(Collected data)
BEGIN

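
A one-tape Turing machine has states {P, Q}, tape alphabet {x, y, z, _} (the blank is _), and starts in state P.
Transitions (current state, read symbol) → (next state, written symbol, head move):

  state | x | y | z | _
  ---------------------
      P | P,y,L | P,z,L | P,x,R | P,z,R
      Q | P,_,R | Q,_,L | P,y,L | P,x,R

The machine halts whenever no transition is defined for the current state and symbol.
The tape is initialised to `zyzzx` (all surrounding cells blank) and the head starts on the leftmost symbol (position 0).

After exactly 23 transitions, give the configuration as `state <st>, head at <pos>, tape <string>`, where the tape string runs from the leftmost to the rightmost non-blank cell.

state=P head=0 tape=___[z]yzzx   (P,z)→(P,x,R)
state=P head=1 tape=___x[y]zzx   (P,y)→(P,z,L)
state=P head=0 tape=___[x]zzzx   (P,x)→(P,y,L)
state=P head=-1 tape=__[_]yzzzx   (P,_)→(P,z,R)
state=P head=0 tape=__z[y]zzzx   (P,y)→(P,z,L)
state=P head=-1 tape=__[z]zzzzx   (P,z)→(P,x,R)
state=P head=0 tape=__x[z]zzzx   (P,z)→(P,x,R)
state=P head=1 tape=__xx[z]zzx   (P,z)→(P,x,R)
state=P head=2 tape=__xxx[z]zx   (P,z)→(P,x,R)
state=P head=3 tape=__xxxx[z]x   (P,z)→(P,x,R)
state=P head=4 tape=__xxxxx[x]   (P,x)→(P,y,L)
state=P head=3 tape=__xxxx[x]y   (P,x)→(P,y,L)
state=P head=2 tape=__xxx[x]yy   (P,x)→(P,y,L)
state=P head=1 tape=__xx[x]yyy   (P,x)→(P,y,L)
state=P head=0 tape=__x[x]yyyy   (P,x)→(P,y,L)
state=P head=-1 tape=__[x]yyyyy   (P,x)→(P,y,L)
state=P head=-2 tape=_[_]yyyyyy   (P,_)→(P,z,R)
state=P head=-1 tape=_z[y]yyyyy   (P,y)→(P,z,L)
state=P head=-2 tape=_[z]zyyyyy   (P,z)→(P,x,R)
state=P head=-1 tape=_x[z]yyyyy   (P,z)→(P,x,R)
state=P head=0 tape=_xx[y]yyyy   (P,y)→(P,z,L)
state=P head=-1 tape=_x[x]zyyyy   (P,x)→(P,y,L)
state=P head=-2 tape=_[x]yzyyyy   (P,x)→(P,y,L)
state=P head=-3 tape=[_]yyzyyyy
After 23 steps: state P, head at -3, tape yyzyyyy.

state P, head at -3, tape yyzyyyy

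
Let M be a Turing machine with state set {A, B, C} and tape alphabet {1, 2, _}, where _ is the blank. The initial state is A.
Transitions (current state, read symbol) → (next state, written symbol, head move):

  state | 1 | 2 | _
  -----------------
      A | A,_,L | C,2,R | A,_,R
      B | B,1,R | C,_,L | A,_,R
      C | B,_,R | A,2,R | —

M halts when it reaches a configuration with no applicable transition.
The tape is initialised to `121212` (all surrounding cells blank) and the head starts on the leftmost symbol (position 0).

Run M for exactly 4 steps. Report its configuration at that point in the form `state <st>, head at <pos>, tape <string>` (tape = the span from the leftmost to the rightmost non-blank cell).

state C, head at 2, tape 21212

state=A head=0 tape=_[1]21212   (A,1)→(A,_,L)
state=A head=-1 tape=[_]_21212   (A,_)→(A,_,R)
state=A head=0 tape=_[_]21212   (A,_)→(A,_,R)
state=A head=1 tape=__[2]1212   (A,2)→(C,2,R)
state=C head=2 tape=__2[1]212
After 4 steps: state C, head at 2, tape 21212.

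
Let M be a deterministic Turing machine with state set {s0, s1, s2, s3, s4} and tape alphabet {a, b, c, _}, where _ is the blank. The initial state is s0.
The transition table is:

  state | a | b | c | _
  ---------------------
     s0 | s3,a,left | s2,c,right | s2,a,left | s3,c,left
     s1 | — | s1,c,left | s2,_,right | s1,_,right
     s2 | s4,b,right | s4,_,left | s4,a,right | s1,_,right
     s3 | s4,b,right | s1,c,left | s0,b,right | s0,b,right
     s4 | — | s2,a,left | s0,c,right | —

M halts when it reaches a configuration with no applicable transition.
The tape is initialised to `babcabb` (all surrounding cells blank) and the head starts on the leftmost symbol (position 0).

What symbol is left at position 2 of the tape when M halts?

a

s0 | _[b]abcabb   read b → write c, move right, go to s2
s2 | _c[a]bcabb   read a → write b, move right, go to s4
s4 | _cb[b]cabb   read b → write a, move left, go to s2
s2 | _c[b]acabb   read b → write _, move left, go to s4
s4 | _[c]_acabb   read c → write c, move right, go to s0
s0 | _c[_]acabb   read _ → write c, move left, go to s3
s3 | _[c]cacabb   read c → write b, move right, go to s0
s0 | _b[c]acabb   read c → write a, move left, go to s2
s2 | _[b]aacabb   read b → write _, move left, go to s4
s4 | [_]_aacabb
Cell 2 holds a when M halts.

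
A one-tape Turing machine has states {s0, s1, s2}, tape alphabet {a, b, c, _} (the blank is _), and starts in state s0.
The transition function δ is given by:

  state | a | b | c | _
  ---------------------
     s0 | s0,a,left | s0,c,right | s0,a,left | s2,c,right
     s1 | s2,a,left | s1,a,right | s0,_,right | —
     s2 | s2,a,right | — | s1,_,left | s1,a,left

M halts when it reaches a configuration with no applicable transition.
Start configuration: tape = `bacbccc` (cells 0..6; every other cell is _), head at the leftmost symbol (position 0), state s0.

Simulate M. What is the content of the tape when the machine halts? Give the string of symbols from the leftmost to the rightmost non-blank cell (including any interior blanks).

caaabccc

s0 | _[b]acbccc   read b → write c, move right, go to s0
s0 | _c[a]cbccc   read a → write a, move left, go to s0
s0 | _[c]acbccc   read c → write a, move left, go to s0
s0 | [_]aacbccc   read _ → write c, move right, go to s2
s2 | c[a]acbccc   read a → write a, move right, go to s2
s2 | ca[a]cbccc   read a → write a, move right, go to s2
s2 | caa[c]bccc   read c → write _, move left, go to s1
s1 | ca[a]_bccc   read a → write a, move left, go to s2
s2 | c[a]a_bccc   read a → write a, move right, go to s2
s2 | ca[a]_bccc   read a → write a, move right, go to s2
s2 | caa[_]bccc   read _ → write a, move left, go to s1
s1 | ca[a]abccc   read a → write a, move left, go to s2
s2 | c[a]aabccc   read a → write a, move right, go to s2
s2 | ca[a]abccc   read a → write a, move right, go to s2
s2 | caa[a]bccc   read a → write a, move right, go to s2
s2 | caaa[b]ccc
The non-blank tape span at halt is caaabccc.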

END

Each line above is to be reproduced exactly.

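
A one-tape Turing machine has states {P, Q}, tape alphabet {x, y, z, _} (the blank is _), and starts in state P.
Transitions (current state, read symbol) → (next state, written symbol, head move):

  state | x | y | z | _
  ---------------------
      P | P,y,L | P,z,L | P,x,R | P,z,R
      Q | P,_,R | Q,_,L | P,y,L | P,x,R

The machine halts whenever no transition is defined for the current state and symbol.
The tape is initialised to `zyzzx` (all surrounding cells blank) and the head starts on the leftmost symbol (position 0).

After exactly 23 transitions, give the configuration as `state <st>, head at <pos>, tape <string>`, where the tape string runs from the leftmost to the rightmost non-blank cell.

state=P head=0 tape=___[z]yzzx   (P,z)→(P,x,R)
state=P head=1 tape=___x[y]zzx   (P,y)→(P,z,L)
state=P head=0 tape=___[x]zzzx   (P,x)→(P,y,L)
state=P head=-1 tape=__[_]yzzzx   (P,_)→(P,z,R)
state=P head=0 tape=__z[y]zzzx   (P,y)→(P,z,L)
state=P head=-1 tape=__[z]zzzzx   (P,z)→(P,x,R)
state=P head=0 tape=__x[z]zzzx   (P,z)→(P,x,R)
state=P head=1 tape=__xx[z]zzx   (P,z)→(P,x,R)
state=P head=2 tape=__xxx[z]zx   (P,z)→(P,x,R)
state=P head=3 tape=__xxxx[z]x   (P,z)→(P,x,R)
state=P head=4 tape=__xxxxx[x]   (P,x)→(P,y,L)
state=P head=3 tape=__xxxx[x]y   (P,x)→(P,y,L)
state=P head=2 tape=__xxx[x]yy   (P,x)→(P,y,L)
state=P head=1 tape=__xx[x]yyy   (P,x)→(P,y,L)
state=P head=0 tape=__x[x]yyyy   (P,x)→(P,y,L)
state=P head=-1 tape=__[x]yyyyy   (P,x)→(P,y,L)
state=P head=-2 tape=_[_]yyyyyy   (P,_)→(P,z,R)
state=P head=-1 tape=_z[y]yyyyy   (P,y)→(P,z,L)
state=P head=-2 tape=_[z]zyyyyy   (P,z)→(P,x,R)
state=P head=-1 tape=_x[z]yyyyy   (P,z)→(P,x,R)
state=P head=0 tape=_xx[y]yyyy   (P,y)→(P,z,L)
state=P head=-1 tape=_x[x]zyyyy   (P,x)→(P,y,L)
state=P head=-2 tape=_[x]yzyyyy   (P,x)→(P,y,L)
state=P head=-3 tape=[_]yyzyyyy
After 23 steps: state P, head at -3, tape yyzyyyy.

state P, head at -3, tape yyzyyyy

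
Let M be a Turing machine with state set {A, B, C} and tape alphabet {1, 2, _}, where _ is the blank. The initial state is A.
Transitions (current state, read symbol) → (next state, written symbol, head move):

  state | 1 | 2 | _
  -----------------
      A | A,_,L | C,2,R | A,_,R
      B | B,1,R | C,_,L | A,_,R
      C | B,_,R | A,2,R | —

M halts when it reaches a configuration with no applicable transition.
The tape is initialised to `121212` (all surrounding cells blank) and the head starts on the leftmost symbol (position 0).

Run M for exactly 4 steps. Report its configuration at that point in the form `state <st>, head at <pos>, tape <string>` (tape = the span from the leftmost to the rightmost non-blank cell).

state C, head at 2, tape 21212

state=A head=0 tape=_[1]21212   (A,1)→(A,_,L)
state=A head=-1 tape=[_]_21212   (A,_)→(A,_,R)
state=A head=0 tape=_[_]21212   (A,_)→(A,_,R)
state=A head=1 tape=__[2]1212   (A,2)→(C,2,R)
state=C head=2 tape=__2[1]212
After 4 steps: state C, head at 2, tape 21212.

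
Let M be a deterministic Turing machine with state set {s0, s1, s2, s3, s4} and tape alphabet {a, b, c, _}, where _ is the blank. The initial state is s0.
The transition table is:

  state | a | b | c | _
  ---------------------
     s0 | s3,a,left | s2,c,right | s2,a,left | s3,c,left
     s1 | — | s1,c,left | s2,_,right | s1,_,right
     s2 | s4,b,right | s4,_,left | s4,a,right | s1,_,right
     s3 | s4,b,right | s1,c,left | s0,b,right | s0,b,right
     s4 | — | s2,a,left | s0,c,right | —

M halts when it reaches a configuration with no applicable transition.
The tape is initialised to `babcabb` (all surrounding cells blank) and the head starts on the leftmost symbol (position 0).

What symbol is left at position 2 of the tape when M halts?

a

s0 | _[b]abcabb   read b → write c, move right, go to s2
s2 | _c[a]bcabb   read a → write b, move right, go to s4
s4 | _cb[b]cabb   read b → write a, move left, go to s2
s2 | _c[b]acabb   read b → write _, move left, go to s4
s4 | _[c]_acabb   read c → write c, move right, go to s0
s0 | _c[_]acabb   read _ → write c, move left, go to s3
s3 | _[c]cacabb   read c → write b, move right, go to s0
s0 | _b[c]acabb   read c → write a, move left, go to s2
s2 | _[b]aacabb   read b → write _, move left, go to s4
s4 | [_]_aacabb
Cell 2 holds a when M halts.

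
A one-tape Turing machine has states {s0, s1, s2}, tape alphabet {a, b, c, _} (the blank is _), and starts in state s0.
The transition function δ is given by:

  state | a | b | c | _
  ---------------------
     s0 | s0,a,left | s0,c,right | s0,a,left | s2,c,right
     s1 | s2,a,left | s1,a,right | s0,_,right | —
     s2 | s2,a,right | — | s1,_,left | s1,a,left

M halts when it reaches a configuration with no applicable transition.
Start configuration: tape = `bacbccc` (cells 0..6; every other cell is _), head at the leftmost symbol (position 0), state s0.

Simulate M. What is the content of the tape when the machine halts? Give the string of symbols from the leftmost to the rightmost non-blank cell (including any interior blanks).

caaabccc

s0 | _[b]acbccc   read b → write c, move right, go to s0
s0 | _c[a]cbccc   read a → write a, move left, go to s0
s0 | _[c]acbccc   read c → write a, move left, go to s0
s0 | [_]aacbccc   read _ → write c, move right, go to s2
s2 | c[a]acbccc   read a → write a, move right, go to s2
s2 | ca[a]cbccc   read a → write a, move right, go to s2
s2 | caa[c]bccc   read c → write _, move left, go to s1
s1 | ca[a]_bccc   read a → write a, move left, go to s2
s2 | c[a]a_bccc   read a → write a, move right, go to s2
s2 | ca[a]_bccc   read a → write a, move right, go to s2
s2 | caa[_]bccc   read _ → write a, move left, go to s1
s1 | ca[a]abccc   read a → write a, move left, go to s2
s2 | c[a]aabccc   read a → write a, move right, go to s2
s2 | ca[a]abccc   read a → write a, move right, go to s2
s2 | caa[a]bccc   read a → write a, move right, go to s2
s2 | caaa[b]ccc
The non-blank tape span at halt is caaabccc.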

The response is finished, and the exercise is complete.